Data for this task:

-*-*-

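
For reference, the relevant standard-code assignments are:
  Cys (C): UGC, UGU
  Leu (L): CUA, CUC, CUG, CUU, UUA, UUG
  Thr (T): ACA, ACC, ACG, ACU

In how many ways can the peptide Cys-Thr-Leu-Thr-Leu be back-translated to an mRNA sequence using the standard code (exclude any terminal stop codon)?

1152

Cys: 2 codons.
Thr: 4 codons.
Leu: 6 codons.
Thr: 4 codons.
Leu: 6 codons.
2 × 4 × 6 × 4 × 6 = 1152.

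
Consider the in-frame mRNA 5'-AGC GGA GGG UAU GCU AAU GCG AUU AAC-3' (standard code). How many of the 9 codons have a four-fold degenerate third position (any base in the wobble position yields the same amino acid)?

4

Codon 1 AGC (Ser): third position 2-fold.
Codon 2 GGA (Gly): third position 4-fold.
Codon 3 GGG (Gly): third position 4-fold.
Codon 4 UAU (Tyr): third position 2-fold.
Codon 5 GCU (Ala): third position 4-fold.
Codon 6 AAU (Asn): third position 2-fold.
Codon 7 GCG (Ala): third position 4-fold.
Codon 8 AUU (Ile): third position 3-fold.
Codon 9 AAC (Asn): third position 2-fold.
Four-fold degenerate third positions: 4.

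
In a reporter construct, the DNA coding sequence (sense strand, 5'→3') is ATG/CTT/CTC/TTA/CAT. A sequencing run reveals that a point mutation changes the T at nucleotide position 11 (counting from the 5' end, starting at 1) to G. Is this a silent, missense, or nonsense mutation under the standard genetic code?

Position 11 falls in codon 4: TTA → Leu.
After the substitution the codon is TGA → Stop.
The new codon is a stop codon, so this is a nonsense mutation.

nonsense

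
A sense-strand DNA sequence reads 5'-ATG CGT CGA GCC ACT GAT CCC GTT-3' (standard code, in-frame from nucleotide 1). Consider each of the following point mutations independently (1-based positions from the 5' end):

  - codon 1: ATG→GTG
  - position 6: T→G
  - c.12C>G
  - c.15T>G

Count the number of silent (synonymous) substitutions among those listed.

3

Codon 1: ATG (Met) → GTG (Val) — missense.
Codon 2: CGT (Arg) → CGG (Arg) — synonymous.
Codon 4: GCC (Ala) → GCG (Ala) — synonymous.
Codon 5: ACT (Thr) → ACG (Thr) — synonymous.
Synonymous: 3 of 4.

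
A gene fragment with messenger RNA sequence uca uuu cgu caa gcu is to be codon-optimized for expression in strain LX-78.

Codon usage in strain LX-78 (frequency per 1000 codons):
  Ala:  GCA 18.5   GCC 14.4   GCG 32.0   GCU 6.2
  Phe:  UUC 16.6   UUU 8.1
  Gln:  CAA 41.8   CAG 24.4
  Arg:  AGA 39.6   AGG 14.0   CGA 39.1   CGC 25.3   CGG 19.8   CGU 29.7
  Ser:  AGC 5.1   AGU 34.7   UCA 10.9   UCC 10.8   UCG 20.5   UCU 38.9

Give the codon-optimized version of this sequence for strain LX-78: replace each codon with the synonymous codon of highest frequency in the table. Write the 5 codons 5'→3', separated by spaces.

Codon 1 (Ser): best is UCU at 38.9.
Codon 2 (Phe): best is UUC at 16.6.
Codon 3 (Arg): best is AGA at 39.6.
Codon 4 (Gln): best is CAA at 41.8.
Codon 5 (Ala): best is GCG at 32.0.

UCU UUC AGA CAA GCG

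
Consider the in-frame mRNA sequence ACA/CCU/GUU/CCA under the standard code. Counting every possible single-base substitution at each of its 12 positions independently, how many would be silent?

Codon 1 (ACA, Thr): 3 synonymous substitutions.
Codon 2 (CCU, Pro): 3 synonymous substitutions.
Codon 3 (GUU, Val): 3 synonymous substitutions.
Codon 4 (CCA, Pro): 3 synonymous substitutions.
Total: 3 + 3 + 3 + 3 = 12.

12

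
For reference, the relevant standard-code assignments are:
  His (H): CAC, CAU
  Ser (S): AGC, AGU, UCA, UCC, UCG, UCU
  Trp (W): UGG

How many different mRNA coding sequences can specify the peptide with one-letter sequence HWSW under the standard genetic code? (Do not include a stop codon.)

12

His: 2 codons.
Trp: 1 codon.
Ser: 6 codons.
Trp: 1 codon.
2 × 1 × 6 × 1 = 12.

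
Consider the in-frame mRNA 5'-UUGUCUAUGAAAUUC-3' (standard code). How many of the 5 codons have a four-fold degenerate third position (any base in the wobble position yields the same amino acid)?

Codon 1 UUG (Leu): third position 2-fold.
Codon 2 UCU (Ser): third position 4-fold.
Codon 3 AUG (Met): third position 1-fold.
Codon 4 AAA (Lys): third position 2-fold.
Codon 5 UUC (Phe): third position 2-fold.
Four-fold degenerate third positions: 1.

1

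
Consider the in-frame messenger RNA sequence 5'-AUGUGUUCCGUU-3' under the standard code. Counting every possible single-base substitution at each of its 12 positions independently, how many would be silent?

Codon 1 (AUG, Met): 0 synonymous substitutions.
Codon 2 (UGU, Cys): 1 synonymous substitution.
Codon 3 (UCC, Ser): 3 synonymous substitutions.
Codon 4 (GUU, Val): 3 synonymous substitutions.
Total: 0 + 1 + 3 + 3 = 7.

7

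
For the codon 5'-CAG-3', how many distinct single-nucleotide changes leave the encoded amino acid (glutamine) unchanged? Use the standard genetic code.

1

Position 1: none → 0 synonymous.
Position 2: none → 0 synonymous.
Position 3: CAA → 1 synonymous.
Total: 0 + 0 + 1 = 1.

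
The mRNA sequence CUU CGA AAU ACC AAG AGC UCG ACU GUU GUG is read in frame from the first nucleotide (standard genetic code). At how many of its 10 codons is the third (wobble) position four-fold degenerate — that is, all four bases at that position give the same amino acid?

7

Codon 1 CUU (Leu): third position 4-fold.
Codon 2 CGA (Arg): third position 4-fold.
Codon 3 AAU (Asn): third position 2-fold.
Codon 4 ACC (Thr): third position 4-fold.
Codon 5 AAG (Lys): third position 2-fold.
Codon 6 AGC (Ser): third position 2-fold.
Codon 7 UCG (Ser): third position 4-fold.
Codon 8 ACU (Thr): third position 4-fold.
Codon 9 GUU (Val): third position 4-fold.
Codon 10 GUG (Val): third position 4-fold.
Four-fold degenerate third positions: 7.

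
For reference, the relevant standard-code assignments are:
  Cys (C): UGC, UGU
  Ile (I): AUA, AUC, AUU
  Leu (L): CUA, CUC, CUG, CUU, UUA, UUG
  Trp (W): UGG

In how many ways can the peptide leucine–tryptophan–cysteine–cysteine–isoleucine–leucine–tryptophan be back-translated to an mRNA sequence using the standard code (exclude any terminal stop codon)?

432

Leu: 6 codons.
Trp: 1 codon.
Cys: 2 codons.
Cys: 2 codons.
Ile: 3 codons.
Leu: 6 codons.
Trp: 1 codon.
6 × 1 × 2 × 2 × 3 × 6 × 1 = 432.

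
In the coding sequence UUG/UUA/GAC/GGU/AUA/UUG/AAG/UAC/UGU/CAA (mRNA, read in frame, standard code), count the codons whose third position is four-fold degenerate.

Codon 1 UUG (Leu): third position 2-fold.
Codon 2 UUA (Leu): third position 2-fold.
Codon 3 GAC (Asp): third position 2-fold.
Codon 4 GGU (Gly): third position 4-fold.
Codon 5 AUA (Ile): third position 3-fold.
Codon 6 UUG (Leu): third position 2-fold.
Codon 7 AAG (Lys): third position 2-fold.
Codon 8 UAC (Tyr): third position 2-fold.
Codon 9 UGU (Cys): third position 2-fold.
Codon 10 CAA (Gln): third position 2-fold.
Four-fold degenerate third positions: 1.

1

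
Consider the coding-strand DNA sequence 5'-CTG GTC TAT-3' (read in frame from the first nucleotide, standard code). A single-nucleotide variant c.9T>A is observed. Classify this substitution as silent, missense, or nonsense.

Position 9 falls in codon 3: TAT → Tyr.
After the substitution the codon is TAA → Stop.
The new codon is a stop codon, so this is a nonsense mutation.

nonsense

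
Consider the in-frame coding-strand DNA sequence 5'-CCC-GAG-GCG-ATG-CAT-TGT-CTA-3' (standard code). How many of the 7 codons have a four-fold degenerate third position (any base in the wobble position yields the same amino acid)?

3

Codon 1 CCC (Pro): third position 4-fold.
Codon 2 GAG (Glu): third position 2-fold.
Codon 3 GCG (Ala): third position 4-fold.
Codon 4 ATG (Met): third position 1-fold.
Codon 5 CAT (His): third position 2-fold.
Codon 6 TGT (Cys): third position 2-fold.
Codon 7 CTA (Leu): third position 4-fold.
Four-fold degenerate third positions: 3.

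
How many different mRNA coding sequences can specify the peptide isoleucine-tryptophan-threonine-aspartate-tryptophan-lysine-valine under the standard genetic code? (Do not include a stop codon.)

Ile: 3 codons.
Trp: 1 codon.
Thr: 4 codons.
Asp: 2 codons.
Trp: 1 codon.
Lys: 2 codons.
Val: 4 codons.
3 × 1 × 4 × 2 × 1 × 2 × 4 = 192.

192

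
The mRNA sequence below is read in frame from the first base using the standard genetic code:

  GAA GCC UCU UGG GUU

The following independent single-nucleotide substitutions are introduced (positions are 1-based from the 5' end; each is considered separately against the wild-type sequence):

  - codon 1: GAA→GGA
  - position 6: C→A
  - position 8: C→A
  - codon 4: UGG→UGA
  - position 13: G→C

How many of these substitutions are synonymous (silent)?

1

Codon 1: GAA (Glu) → GGA (Gly) — missense.
Codon 2: GCC (Ala) → GCA (Ala) — synonymous.
Codon 3: UCU (Ser) → UAU (Tyr) — missense.
Codon 4: UGG (Trp) → UGA (Stop) — nonsense.
Codon 5: GUU (Val) → CUU (Leu) — missense.
Synonymous: 1 of 5.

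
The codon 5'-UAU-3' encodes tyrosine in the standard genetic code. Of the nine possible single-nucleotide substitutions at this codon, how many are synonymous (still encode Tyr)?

Position 1: none → 0 synonymous.
Position 2: none → 0 synonymous.
Position 3: UAC → 1 synonymous.
Total: 0 + 0 + 1 = 1.

1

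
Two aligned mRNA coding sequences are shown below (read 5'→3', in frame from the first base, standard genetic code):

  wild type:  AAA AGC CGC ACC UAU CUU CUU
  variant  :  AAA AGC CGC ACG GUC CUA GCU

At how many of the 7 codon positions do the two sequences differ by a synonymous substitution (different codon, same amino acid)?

2

Codon 1: AAA Lys / AAA Lys — identical.
Codon 2: AGC Ser / AGC Ser — identical.
Codon 3: CGC Arg / CGC Arg — identical.
Codon 4: ACC Thr / ACG Thr — synonymous.
Codon 5: UAU Tyr / GUC Val — nonsynonymous.
Codon 6: CUU Leu / CUA Leu — synonymous.
Codon 7: CUU Leu / GCU Ala — nonsynonymous.
Synonymous differences: 2.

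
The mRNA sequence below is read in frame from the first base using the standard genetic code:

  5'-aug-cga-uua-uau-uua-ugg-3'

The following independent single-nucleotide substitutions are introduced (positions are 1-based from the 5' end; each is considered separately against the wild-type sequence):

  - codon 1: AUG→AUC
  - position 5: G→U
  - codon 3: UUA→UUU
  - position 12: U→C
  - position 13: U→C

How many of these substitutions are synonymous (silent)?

Codon 1: AUG (Met) → AUC (Ile) — missense.
Codon 2: CGA (Arg) → CUA (Leu) — missense.
Codon 3: UUA (Leu) → UUU (Phe) — missense.
Codon 4: UAU (Tyr) → UAC (Tyr) — synonymous.
Codon 5: UUA (Leu) → CUA (Leu) — synonymous.
Synonymous: 2 of 5.

2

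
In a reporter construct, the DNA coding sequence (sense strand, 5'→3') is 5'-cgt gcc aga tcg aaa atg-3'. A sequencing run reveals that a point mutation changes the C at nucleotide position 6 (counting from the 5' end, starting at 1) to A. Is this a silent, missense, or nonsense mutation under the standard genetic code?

Position 6 falls in codon 2: GCC → Ala.
After the substitution the codon is GCA → Ala.
Both encode Ala, so the change is synonymous.

silent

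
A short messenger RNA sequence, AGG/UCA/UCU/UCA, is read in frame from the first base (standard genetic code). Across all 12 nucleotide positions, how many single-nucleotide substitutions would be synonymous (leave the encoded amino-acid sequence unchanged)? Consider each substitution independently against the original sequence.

Codon 1 (AGG, Arg): 2 synonymous substitutions.
Codon 2 (UCA, Ser): 3 synonymous substitutions.
Codon 3 (UCU, Ser): 3 synonymous substitutions.
Codon 4 (UCA, Ser): 3 synonymous substitutions.
Total: 2 + 3 + 3 + 3 = 11.

11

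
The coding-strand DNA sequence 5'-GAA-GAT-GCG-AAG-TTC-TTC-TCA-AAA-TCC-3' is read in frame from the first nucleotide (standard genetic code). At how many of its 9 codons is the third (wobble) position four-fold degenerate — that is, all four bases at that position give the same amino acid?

Codon 1 GAA (Glu): third position 2-fold.
Codon 2 GAT (Asp): third position 2-fold.
Codon 3 GCG (Ala): third position 4-fold.
Codon 4 AAG (Lys): third position 2-fold.
Codon 5 TTC (Phe): third position 2-fold.
Codon 6 TTC (Phe): third position 2-fold.
Codon 7 TCA (Ser): third position 4-fold.
Codon 8 AAA (Lys): third position 2-fold.
Codon 9 TCC (Ser): third position 4-fold.
Four-fold degenerate third positions: 3.

3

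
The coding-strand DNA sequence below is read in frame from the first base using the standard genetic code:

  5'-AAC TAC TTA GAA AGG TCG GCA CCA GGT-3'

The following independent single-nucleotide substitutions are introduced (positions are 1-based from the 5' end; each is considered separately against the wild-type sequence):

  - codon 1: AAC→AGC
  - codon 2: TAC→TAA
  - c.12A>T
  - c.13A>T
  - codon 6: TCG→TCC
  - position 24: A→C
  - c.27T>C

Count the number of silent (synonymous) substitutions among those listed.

Codon 1: AAC (Asn) → AGC (Ser) — missense.
Codon 2: TAC (Tyr) → TAA (Stop) — nonsense.
Codon 4: GAA (Glu) → GAT (Asp) — missense.
Codon 5: AGG (Arg) → TGG (Trp) — missense.
Codon 6: TCG (Ser) → TCC (Ser) — synonymous.
Codon 8: CCA (Pro) → CCC (Pro) — synonymous.
Codon 9: GGT (Gly) → GGC (Gly) — synonymous.
Synonymous: 3 of 7.

3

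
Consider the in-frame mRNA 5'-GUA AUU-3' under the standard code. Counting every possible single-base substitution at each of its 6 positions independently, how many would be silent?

5

Codon 1 (GUA, Val): 3 synonymous substitutions.
Codon 2 (AUU, Ile): 2 synonymous substitutions.
Total: 3 + 2 = 5.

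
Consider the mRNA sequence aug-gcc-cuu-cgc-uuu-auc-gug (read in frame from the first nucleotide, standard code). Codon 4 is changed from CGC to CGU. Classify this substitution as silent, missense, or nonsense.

Position 12 falls in codon 4: CGC → Arg.
After the substitution the codon is CGU → Arg.
Both encode Arg, so the change is synonymous.

silent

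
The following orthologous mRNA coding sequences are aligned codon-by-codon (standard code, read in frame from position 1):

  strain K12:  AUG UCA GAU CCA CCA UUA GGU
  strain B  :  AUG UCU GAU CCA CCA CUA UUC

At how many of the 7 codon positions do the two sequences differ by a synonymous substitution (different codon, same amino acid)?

2

Codon 1: AUG Met / AUG Met — identical.
Codon 2: UCA Ser / UCU Ser — synonymous.
Codon 3: GAU Asp / GAU Asp — identical.
Codon 4: CCA Pro / CCA Pro — identical.
Codon 5: CCA Pro / CCA Pro — identical.
Codon 6: UUA Leu / CUA Leu — synonymous.
Codon 7: GGU Gly / UUC Phe — nonsynonymous.
Synonymous differences: 2.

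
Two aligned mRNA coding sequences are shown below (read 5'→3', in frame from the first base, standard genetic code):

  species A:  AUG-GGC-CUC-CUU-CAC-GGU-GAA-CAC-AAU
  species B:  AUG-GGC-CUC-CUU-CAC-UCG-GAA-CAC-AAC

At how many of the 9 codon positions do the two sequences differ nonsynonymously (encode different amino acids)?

Codon 1: AUG Met / AUG Met — identical.
Codon 2: GGC Gly / GGC Gly — identical.
Codon 3: CUC Leu / CUC Leu — identical.
Codon 4: CUU Leu / CUU Leu — identical.
Codon 5: CAC His / CAC His — identical.
Codon 6: GGU Gly / UCG Ser — nonsynonymous.
Codon 7: GAA Glu / GAA Glu — identical.
Codon 8: CAC His / CAC His — identical.
Codon 9: AAU Asn / AAC Asn — synonymous.
Nonsynonymous differences: 1.

1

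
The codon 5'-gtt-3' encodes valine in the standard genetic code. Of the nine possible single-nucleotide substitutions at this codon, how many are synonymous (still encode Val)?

Position 1: none → 0 synonymous.
Position 2: none → 0 synonymous.
Position 3: GTC, GTA, GTG → 3 synonymous.
Total: 0 + 0 + 3 = 3.

3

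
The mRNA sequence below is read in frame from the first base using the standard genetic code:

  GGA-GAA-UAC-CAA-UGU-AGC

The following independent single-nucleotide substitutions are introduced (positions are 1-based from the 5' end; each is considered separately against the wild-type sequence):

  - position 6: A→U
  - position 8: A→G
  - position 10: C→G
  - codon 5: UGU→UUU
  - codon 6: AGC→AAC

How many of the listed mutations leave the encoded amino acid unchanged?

Codon 2: GAA (Glu) → GAU (Asp) — missense.
Codon 3: UAC (Tyr) → UGC (Cys) — missense.
Codon 4: CAA (Gln) → GAA (Glu) — missense.
Codon 5: UGU (Cys) → UUU (Phe) — missense.
Codon 6: AGC (Ser) → AAC (Asn) — missense.
Synonymous: 0 of 5.

0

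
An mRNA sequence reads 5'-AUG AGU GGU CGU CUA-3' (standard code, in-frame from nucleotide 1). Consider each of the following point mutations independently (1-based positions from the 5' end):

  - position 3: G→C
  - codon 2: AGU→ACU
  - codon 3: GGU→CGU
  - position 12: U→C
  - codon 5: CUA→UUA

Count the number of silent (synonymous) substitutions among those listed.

2

Codon 1: AUG (Met) → AUC (Ile) — missense.
Codon 2: AGU (Ser) → ACU (Thr) — missense.
Codon 3: GGU (Gly) → CGU (Arg) — missense.
Codon 4: CGU (Arg) → CGC (Arg) — synonymous.
Codon 5: CUA (Leu) → UUA (Leu) — synonymous.
Synonymous: 2 of 5.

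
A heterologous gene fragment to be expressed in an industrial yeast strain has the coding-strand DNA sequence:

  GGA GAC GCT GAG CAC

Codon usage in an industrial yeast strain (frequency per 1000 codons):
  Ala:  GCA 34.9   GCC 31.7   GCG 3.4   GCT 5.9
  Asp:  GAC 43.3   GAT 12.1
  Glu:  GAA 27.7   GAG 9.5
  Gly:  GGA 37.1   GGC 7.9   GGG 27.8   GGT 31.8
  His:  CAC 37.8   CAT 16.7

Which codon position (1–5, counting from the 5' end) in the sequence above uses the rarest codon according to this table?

3

Codon 1 GGA (Gly): 37.1 per 1000.
Codon 2 GAC (Asp): 43.3 per 1000.
Codon 3 GCT (Ala): 5.9 per 1000.
Codon 4 GAG (Glu): 9.5 per 1000.
Codon 5 CAC (His): 37.8 per 1000.
Lowest frequency is 5.9 at codon 3.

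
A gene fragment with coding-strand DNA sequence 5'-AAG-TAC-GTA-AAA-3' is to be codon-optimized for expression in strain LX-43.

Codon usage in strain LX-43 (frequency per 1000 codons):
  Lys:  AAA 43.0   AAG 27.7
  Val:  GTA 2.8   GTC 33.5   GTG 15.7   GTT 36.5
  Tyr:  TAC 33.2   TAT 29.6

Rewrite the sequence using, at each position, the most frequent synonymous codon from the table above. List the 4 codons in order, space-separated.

Codon 1 (Lys): best is AAA at 43.0.
Codon 2 (Tyr): best is TAC at 33.2.
Codon 3 (Val): best is GTT at 36.5.
Codon 4 (Lys): best is AAA at 43.0.

AAA TAC GTT AAA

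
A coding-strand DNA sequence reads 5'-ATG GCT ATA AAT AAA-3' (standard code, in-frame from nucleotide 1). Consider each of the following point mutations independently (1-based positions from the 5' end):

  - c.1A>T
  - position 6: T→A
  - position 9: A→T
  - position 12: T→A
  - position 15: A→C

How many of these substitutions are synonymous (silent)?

Codon 1: ATG (Met) → TTG (Leu) — missense.
Codon 2: GCT (Ala) → GCA (Ala) — synonymous.
Codon 3: ATA (Ile) → ATT (Ile) — synonymous.
Codon 4: AAT (Asn) → AAA (Lys) — missense.
Codon 5: AAA (Lys) → AAC (Asn) — missense.
Synonymous: 2 of 5.

2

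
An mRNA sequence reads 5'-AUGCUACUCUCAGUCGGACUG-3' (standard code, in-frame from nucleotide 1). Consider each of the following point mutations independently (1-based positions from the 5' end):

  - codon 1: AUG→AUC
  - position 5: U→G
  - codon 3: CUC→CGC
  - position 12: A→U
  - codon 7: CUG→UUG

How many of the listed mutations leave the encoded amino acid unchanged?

2

Codon 1: AUG (Met) → AUC (Ile) — missense.
Codon 2: CUA (Leu) → CGA (Arg) — missense.
Codon 3: CUC (Leu) → CGC (Arg) — missense.
Codon 4: UCA (Ser) → UCU (Ser) — synonymous.
Codon 7: CUG (Leu) → UUG (Leu) — synonymous.
Synonymous: 2 of 5.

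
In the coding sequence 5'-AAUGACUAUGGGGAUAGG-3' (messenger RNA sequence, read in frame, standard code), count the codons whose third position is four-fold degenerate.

1

Codon 1 AAU (Asn): third position 2-fold.
Codon 2 GAC (Asp): third position 2-fold.
Codon 3 UAU (Tyr): third position 2-fold.
Codon 4 GGG (Gly): third position 4-fold.
Codon 5 GAU (Asp): third position 2-fold.
Codon 6 AGG (Arg): third position 2-fold.
Four-fold degenerate third positions: 1.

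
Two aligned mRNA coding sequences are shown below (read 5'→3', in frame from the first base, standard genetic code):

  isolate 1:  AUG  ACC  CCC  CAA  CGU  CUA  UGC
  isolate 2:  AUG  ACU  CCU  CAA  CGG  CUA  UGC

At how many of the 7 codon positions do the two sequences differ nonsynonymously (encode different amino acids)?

Codon 1: AUG Met / AUG Met — identical.
Codon 2: ACC Thr / ACU Thr — synonymous.
Codon 3: CCC Pro / CCU Pro — synonymous.
Codon 4: CAA Gln / CAA Gln — identical.
Codon 5: CGU Arg / CGG Arg — synonymous.
Codon 6: CUA Leu / CUA Leu — identical.
Codon 7: UGC Cys / UGC Cys — identical.
Nonsynonymous differences: 0.

0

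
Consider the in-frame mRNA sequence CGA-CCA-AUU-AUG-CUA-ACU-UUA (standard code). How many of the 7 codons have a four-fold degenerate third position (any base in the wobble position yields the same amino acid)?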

-*-*-

Read through the entries, then copy every line where the string "species" is found.

Output of the exercise:
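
  species A:  AUG-GGC-CUC-CUU-CAC-GGU-GAA-CAC-AAU
  species B:  AUG-GGC-CUC-CUU-CAC-UCG-GAA-CAC-AAC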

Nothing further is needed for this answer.